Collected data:

------------------------------------

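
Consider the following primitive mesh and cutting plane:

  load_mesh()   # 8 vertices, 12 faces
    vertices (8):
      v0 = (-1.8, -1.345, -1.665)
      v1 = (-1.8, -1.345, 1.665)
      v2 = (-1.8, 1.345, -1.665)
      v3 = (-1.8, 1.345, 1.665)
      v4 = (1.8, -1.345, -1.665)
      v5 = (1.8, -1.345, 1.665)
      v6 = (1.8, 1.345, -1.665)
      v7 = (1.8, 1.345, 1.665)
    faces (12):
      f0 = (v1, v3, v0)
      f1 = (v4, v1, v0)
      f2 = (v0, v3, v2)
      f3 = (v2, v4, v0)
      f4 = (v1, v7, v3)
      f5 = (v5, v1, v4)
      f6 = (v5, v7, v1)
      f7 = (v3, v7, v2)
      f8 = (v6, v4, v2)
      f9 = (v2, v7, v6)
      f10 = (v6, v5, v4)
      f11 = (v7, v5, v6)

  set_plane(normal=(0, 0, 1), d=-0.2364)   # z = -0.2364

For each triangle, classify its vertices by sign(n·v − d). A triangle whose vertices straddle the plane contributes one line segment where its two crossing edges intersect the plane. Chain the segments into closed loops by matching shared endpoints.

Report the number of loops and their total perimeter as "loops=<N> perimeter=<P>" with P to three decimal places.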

------------------------------------

Copy every line in the entries above that has the string "vertices" in it.

▸ **Finished exercise**
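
  load_mesh()   # 8 vertices, 12 faces
    vertices (8):
For each triangle, classify its vertices by sign(n·v − d). A triangle whose vertices straddle the plane contributes one line segment where its two crossing edges intersect the plane. Chain the segments into closed loops by matching shared endpoints.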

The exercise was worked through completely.